● **Data shown**:

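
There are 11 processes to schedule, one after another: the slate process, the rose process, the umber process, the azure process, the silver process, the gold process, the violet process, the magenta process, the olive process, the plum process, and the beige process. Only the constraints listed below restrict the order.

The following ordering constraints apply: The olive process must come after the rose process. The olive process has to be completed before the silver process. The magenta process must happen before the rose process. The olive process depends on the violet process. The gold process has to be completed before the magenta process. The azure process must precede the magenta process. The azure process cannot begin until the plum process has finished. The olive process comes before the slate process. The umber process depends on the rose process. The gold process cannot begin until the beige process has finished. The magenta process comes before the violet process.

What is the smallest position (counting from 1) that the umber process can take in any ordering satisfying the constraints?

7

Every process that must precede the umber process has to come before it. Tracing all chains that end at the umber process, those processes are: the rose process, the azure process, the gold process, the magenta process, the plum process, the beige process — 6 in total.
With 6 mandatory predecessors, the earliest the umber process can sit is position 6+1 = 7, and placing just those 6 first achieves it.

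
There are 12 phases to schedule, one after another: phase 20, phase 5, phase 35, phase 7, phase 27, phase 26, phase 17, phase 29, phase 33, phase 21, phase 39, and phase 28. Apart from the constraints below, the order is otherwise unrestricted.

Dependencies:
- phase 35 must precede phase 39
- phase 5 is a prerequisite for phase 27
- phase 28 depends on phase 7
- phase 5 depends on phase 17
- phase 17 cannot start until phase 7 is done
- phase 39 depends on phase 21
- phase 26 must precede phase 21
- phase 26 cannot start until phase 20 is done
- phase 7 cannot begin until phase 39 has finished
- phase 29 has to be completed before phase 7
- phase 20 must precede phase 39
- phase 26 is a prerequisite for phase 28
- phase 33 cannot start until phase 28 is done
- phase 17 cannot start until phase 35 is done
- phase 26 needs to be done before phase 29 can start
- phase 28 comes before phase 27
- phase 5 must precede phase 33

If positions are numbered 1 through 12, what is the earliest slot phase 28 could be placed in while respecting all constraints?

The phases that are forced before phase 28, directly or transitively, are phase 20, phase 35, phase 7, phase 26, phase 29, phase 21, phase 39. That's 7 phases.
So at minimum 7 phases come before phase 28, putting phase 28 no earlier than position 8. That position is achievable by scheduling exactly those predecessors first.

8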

● **Required work**: Retype every line of the listing above exactly as given.

● **Solution to this task**:
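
There are 11 processes to schedule, one after another: the slate process, the rose process, the umber process, the azure process, the silver process, the gold process, the violet process, the magenta process, the olive process, the plum process, and the beige process. Only the constraints listed below restrict the order.

The following ordering constraints apply: The olive process must come after the rose process. The olive process has to be completed before the silver process. The magenta process must happen before the rose process. The olive process depends on the violet process. The gold process has to be completed before the magenta process. The azure process must precede the magenta process. The azure process cannot begin until the plum process has finished. The olive process comes before the slate process. The umber process depends on the rose process. The gold process cannot begin until the beige process has finished. The magenta process comes before the violet process.

What is the smallest position (counting from 1) that the umber process can take in any ordering satisfying the constraints?

7

Every process that must precede the umber process has to come before it. Tracing all chains that end at the umber process, those processes are: the rose process, the azure process, the gold process, the magenta process, the plum process, the beige process — 6 in total.
With 6 mandatory predecessors, the earliest the umber process can sit is position 6+1 = 7, and placing just those 6 first achieves it.

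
There are 12 phases to schedule, one after another: phase 20, phase 5, phase 35, phase 7, phase 27, phase 26, phase 17, phase 29, phase 33, phase 21, phase 39, and phase 28. Apart from the constraints below, the order is otherwise unrestricted.

Dependencies:
- phase 35 must precede phase 39
- phase 5 is a prerequisite for phase 27
- phase 28 depends on phase 7
- phase 5 depends on phase 17
- phase 17 cannot start until phase 7 is done
- phase 39 depends on phase 21
- phase 26 must precede phase 21
- phase 26 cannot start until phase 20 is done
- phase 7 cannot begin until phase 39 has finished
- phase 29 has to be completed before phase 7
- phase 20 must precede phase 39
- phase 26 is a prerequisite for phase 28
- phase 33 cannot start until phase 28 is done
- phase 17 cannot start until phase 35 is done
- phase 26 needs to be done before phase 29 can start
- phase 28 comes before phase 27
- phase 5 must precede phase 33

If positions are numbered 1 through 12, what is the earliest slot phase 28 could be placed in while respecting all constraints?

The phases that are forced before phase 28, directly or transitively, are phase 20, phase 35, phase 7, phase 26, phase 29, phase 21, phase 39. That's 7 phases.
So at minimum 7 phases come before phase 28, putting phase 28 no earlier than position 8. That position is achievable by scheduling exactly those predecessors first.

8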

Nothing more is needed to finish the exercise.